Exercise details
Output every entry exactly as given.

Records provided
------------------------------

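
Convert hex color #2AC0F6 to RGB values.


Hex: #2AC0F6
R = 2A₁₆ = 42
G = C0₁₆ = 192
B = F6₁₆ = 246
= RGB(42, 192, 246)


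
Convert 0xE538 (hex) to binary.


Each hex digit → 4 binary bits:
  E = 1110
  5 = 0101
  3 = 0011
  8 = 1000
Concatenate: 1110 0101 0011 1000
= 1110010100111000


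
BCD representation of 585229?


Each digit → 4-bit binary:
  5 → 0101
  8 → 1000
  5 → 0101
  2 → 0010
  2 → 0010
  9 → 1001
= 0101 1000 0101 0010 0010 1001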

------------------------------

Your response
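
Convert hex color #2AC0F6 to RGB values.


Hex: #2AC0F6
R = 2A₁₆ = 42
G = C0₁₆ = 192
B = F6₁₆ = 246
= RGB(42, 192, 246)


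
Convert 0xE538 (hex) to binary.


Each hex digit → 4 binary bits:
  E = 1110
  5 = 0101
  3 = 0011
  8 = 1000
Concatenate: 1110 0101 0011 1000
= 1110010100111000


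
BCD representation of 585229?


Each digit → 4-bit binary:
  5 → 0101
  8 → 1000
  5 → 0101
  2 → 0010
  2 → 0010
  9 → 1001
= 0101 1000 0101 0010 0010 1001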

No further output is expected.